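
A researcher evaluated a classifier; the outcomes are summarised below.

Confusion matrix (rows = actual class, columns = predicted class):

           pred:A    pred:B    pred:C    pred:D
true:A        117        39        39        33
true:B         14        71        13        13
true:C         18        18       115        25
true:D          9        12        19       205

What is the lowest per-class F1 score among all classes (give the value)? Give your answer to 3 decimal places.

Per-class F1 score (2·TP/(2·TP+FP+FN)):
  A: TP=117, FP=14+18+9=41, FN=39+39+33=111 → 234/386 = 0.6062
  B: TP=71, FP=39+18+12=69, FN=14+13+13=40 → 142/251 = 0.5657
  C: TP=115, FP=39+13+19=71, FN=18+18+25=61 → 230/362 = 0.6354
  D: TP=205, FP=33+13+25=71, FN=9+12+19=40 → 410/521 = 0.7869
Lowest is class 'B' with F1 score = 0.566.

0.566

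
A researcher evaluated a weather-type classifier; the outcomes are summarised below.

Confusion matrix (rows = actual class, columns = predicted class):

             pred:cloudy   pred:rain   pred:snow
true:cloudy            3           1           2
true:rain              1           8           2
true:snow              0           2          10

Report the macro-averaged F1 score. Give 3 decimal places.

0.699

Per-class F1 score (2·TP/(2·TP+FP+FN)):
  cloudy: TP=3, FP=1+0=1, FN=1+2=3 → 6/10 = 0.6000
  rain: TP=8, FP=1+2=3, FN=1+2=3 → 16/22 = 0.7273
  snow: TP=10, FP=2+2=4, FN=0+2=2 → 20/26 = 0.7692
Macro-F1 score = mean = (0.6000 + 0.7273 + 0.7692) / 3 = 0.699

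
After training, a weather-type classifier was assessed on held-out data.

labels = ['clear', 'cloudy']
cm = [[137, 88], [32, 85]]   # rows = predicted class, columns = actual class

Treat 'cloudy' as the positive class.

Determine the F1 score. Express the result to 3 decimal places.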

....

Task description: Please give the listing again exactly, line for line.

Output for this task:
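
A researcher evaluated a classifier; the outcomes are summarised below.

Confusion matrix (rows = actual class, columns = predicted class):

           pred:A    pred:B    pred:C    pred:D
true:A        117        39        39        33
true:B         14        71        13        13
true:C         18        18       115        25
true:D          9        12        19       205

What is the lowest per-class F1 score among all classes (give the value)? Give your answer to 3 decimal places.

Per-class F1 score (2·TP/(2·TP+FP+FN)):
  A: TP=117, FP=14+18+9=41, FN=39+39+33=111 → 234/386 = 0.6062
  B: TP=71, FP=39+18+12=69, FN=14+13+13=40 → 142/251 = 0.5657
  C: TP=115, FP=39+13+19=71, FN=18+18+25=61 → 230/362 = 0.6354
  D: TP=205, FP=33+13+25=71, FN=9+12+19=40 → 410/521 = 0.7869
Lowest is class 'B' with F1 score = 0.566.

0.566

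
A researcher evaluated a weather-type classifier; the outcomes are summarised below.

Confusion matrix (rows = actual class, columns = predicted class):

             pred:cloudy   pred:rain   pred:snow
true:cloudy            3           1           2
true:rain              1           8           2
true:snow              0           2          10

Report the macro-averaged F1 score. Give 3 decimal places.

0.699

Per-class F1 score (2·TP/(2·TP+FP+FN)):
  cloudy: TP=3, FP=1+0=1, FN=1+2=3 → 6/10 = 0.6000
  rain: TP=8, FP=1+2=3, FN=1+2=3 → 16/22 = 0.7273
  snow: TP=10, FP=2+2=4, FN=0+2=2 → 20/26 = 0.7692
Macro-F1 score = mean = (0.6000 + 0.7273 + 0.7692) / 3 = 0.699

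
After training, a weather-type classifier was assessed on held-out data.

labels = ['clear', 'cloudy']
cm = [[137, 88], [32, 85]]   # rows = predicted class, columns = actual class

Treat 'cloudy' as the positive class.

Determine the F1 score. Express the result to 3 decimal places.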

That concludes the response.